### ABOUT THIS TASK
Write out the lines from the top of the material through the line with "At position 1, what", exactly and with nothing added.

### DATA UNDER STUDY
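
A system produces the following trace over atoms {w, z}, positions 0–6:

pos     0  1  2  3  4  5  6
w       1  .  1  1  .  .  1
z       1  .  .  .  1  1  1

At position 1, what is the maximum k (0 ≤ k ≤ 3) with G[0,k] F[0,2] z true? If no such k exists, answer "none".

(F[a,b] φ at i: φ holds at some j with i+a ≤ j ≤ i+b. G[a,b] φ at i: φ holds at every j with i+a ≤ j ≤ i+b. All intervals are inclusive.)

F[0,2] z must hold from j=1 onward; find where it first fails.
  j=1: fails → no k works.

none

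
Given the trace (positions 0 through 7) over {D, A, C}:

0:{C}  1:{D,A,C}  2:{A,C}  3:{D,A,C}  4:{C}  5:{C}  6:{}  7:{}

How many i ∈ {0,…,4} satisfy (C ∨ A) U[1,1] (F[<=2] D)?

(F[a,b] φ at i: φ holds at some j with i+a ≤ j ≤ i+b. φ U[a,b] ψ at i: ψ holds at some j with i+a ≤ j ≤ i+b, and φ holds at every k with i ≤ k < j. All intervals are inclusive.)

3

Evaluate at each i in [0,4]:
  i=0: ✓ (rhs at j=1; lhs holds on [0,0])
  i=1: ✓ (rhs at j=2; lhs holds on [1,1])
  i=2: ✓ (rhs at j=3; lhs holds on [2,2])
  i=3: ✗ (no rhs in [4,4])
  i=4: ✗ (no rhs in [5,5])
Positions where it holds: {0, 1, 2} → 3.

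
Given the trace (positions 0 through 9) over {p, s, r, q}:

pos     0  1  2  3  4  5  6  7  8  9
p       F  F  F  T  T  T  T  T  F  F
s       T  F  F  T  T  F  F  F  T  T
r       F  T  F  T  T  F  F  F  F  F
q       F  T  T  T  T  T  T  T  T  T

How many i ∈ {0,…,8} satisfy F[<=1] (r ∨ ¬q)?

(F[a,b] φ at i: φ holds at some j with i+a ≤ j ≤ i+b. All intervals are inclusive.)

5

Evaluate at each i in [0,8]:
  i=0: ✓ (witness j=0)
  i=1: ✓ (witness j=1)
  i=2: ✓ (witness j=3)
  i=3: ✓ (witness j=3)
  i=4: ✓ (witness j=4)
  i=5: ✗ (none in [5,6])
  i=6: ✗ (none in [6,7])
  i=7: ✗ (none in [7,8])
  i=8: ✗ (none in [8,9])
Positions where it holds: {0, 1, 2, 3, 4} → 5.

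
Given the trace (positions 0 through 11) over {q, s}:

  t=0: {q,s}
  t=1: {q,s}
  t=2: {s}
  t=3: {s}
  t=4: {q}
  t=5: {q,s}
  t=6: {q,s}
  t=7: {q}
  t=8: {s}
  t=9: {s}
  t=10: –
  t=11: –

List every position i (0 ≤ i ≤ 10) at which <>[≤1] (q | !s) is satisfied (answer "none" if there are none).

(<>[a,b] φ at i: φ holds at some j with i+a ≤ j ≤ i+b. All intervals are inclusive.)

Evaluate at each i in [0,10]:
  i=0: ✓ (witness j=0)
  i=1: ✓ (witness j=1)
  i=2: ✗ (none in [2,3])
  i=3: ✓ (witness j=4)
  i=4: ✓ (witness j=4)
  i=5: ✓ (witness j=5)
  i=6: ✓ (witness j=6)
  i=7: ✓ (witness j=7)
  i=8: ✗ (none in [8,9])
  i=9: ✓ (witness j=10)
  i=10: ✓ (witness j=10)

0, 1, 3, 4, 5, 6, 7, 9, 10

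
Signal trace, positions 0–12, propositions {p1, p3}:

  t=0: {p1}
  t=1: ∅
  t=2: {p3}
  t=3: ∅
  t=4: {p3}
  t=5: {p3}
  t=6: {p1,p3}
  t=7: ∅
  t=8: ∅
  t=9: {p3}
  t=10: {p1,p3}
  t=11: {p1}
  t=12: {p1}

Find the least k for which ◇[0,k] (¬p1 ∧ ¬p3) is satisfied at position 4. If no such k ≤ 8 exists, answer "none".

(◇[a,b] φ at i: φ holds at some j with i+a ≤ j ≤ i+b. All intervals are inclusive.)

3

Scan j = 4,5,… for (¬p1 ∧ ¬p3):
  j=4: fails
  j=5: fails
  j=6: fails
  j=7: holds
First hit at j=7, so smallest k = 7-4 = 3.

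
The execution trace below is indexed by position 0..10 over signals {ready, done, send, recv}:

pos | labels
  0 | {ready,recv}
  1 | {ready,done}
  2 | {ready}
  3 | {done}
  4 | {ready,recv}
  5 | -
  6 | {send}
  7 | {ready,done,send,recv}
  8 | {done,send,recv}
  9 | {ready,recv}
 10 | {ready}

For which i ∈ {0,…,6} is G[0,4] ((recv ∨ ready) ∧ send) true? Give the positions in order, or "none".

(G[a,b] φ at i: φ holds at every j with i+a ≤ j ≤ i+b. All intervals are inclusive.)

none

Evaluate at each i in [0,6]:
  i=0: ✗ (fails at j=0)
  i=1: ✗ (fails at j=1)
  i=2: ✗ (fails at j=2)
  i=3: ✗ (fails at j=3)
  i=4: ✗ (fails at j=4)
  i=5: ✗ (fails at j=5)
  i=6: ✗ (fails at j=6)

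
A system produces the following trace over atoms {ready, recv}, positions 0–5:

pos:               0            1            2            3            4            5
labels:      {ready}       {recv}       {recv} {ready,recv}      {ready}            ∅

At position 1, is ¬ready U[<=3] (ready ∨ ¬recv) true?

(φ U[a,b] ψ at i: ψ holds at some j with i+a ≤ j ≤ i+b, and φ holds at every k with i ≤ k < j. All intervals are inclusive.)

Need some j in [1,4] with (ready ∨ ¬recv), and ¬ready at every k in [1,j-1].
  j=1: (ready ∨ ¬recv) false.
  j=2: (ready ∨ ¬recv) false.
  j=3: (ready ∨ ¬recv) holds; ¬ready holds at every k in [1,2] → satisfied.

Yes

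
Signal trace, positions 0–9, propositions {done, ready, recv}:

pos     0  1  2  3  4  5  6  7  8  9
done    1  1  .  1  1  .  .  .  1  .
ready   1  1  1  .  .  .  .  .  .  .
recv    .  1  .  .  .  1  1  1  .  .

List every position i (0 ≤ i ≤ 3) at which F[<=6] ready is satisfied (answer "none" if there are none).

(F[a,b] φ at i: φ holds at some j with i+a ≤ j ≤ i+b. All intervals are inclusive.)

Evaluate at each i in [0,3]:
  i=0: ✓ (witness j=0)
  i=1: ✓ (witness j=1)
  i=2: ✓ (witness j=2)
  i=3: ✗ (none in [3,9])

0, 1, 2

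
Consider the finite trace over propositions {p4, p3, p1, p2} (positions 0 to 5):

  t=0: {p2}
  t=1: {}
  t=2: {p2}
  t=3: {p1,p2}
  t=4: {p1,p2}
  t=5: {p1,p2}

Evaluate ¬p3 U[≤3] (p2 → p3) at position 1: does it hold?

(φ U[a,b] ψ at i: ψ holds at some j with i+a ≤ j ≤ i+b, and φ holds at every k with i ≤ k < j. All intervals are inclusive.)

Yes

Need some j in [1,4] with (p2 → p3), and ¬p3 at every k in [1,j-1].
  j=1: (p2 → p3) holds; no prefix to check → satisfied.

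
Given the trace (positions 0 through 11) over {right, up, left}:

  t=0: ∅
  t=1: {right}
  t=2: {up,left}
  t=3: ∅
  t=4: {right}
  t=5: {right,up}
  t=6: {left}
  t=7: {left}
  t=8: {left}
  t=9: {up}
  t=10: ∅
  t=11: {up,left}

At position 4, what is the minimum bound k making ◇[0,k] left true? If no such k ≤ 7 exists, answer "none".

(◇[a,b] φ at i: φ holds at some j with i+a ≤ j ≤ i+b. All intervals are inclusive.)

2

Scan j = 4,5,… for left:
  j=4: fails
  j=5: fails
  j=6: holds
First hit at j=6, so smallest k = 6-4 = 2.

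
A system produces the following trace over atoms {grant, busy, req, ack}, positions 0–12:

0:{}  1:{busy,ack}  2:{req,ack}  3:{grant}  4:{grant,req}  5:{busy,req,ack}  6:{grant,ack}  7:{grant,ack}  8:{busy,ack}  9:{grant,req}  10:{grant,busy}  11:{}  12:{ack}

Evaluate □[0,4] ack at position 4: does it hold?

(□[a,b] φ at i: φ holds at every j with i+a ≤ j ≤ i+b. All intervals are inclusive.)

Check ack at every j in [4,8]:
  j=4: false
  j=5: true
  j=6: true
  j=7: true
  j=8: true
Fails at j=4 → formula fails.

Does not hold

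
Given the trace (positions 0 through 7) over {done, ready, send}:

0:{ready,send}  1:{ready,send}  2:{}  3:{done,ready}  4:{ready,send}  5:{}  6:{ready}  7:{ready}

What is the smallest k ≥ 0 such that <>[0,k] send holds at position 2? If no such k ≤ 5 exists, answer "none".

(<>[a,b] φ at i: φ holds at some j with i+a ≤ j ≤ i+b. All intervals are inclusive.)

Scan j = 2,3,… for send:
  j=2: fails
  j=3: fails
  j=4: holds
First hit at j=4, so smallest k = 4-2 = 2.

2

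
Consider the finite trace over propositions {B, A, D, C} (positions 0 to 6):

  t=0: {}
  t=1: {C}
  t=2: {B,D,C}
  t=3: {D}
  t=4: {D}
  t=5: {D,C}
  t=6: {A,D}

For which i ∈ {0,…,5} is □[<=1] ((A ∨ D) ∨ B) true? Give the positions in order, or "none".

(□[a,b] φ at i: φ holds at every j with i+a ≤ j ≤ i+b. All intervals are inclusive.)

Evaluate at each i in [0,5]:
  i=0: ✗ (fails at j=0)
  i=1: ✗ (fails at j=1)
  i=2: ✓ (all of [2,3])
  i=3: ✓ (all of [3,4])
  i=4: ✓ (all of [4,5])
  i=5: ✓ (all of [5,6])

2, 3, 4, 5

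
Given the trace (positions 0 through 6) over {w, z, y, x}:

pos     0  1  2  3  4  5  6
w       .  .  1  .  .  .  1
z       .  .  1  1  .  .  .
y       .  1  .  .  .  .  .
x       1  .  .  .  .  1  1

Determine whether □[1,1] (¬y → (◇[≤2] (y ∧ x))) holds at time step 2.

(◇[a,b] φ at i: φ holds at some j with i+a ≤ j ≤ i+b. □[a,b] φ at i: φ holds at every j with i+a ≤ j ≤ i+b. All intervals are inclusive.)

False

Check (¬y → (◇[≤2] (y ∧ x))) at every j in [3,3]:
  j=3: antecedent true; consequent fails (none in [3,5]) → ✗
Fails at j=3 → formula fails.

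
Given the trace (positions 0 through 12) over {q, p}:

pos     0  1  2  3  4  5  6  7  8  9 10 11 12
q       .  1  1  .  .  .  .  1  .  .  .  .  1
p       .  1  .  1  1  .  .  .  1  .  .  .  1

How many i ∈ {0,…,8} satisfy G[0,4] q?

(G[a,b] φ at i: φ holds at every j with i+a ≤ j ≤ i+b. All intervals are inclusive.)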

### TASK SOLUTION
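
A system produces the following trace over atoms {w, z}, positions 0–6:

pos     0  1  2  3  4  5  6
w       1  .  1  1  .  .  1
z       1  .  .  .  1  1  1

At position 1, what is the maximum k (0 ≤ k ≤ 3) with G[0,k] F[0,2] z true? If no such k exists, answer "none".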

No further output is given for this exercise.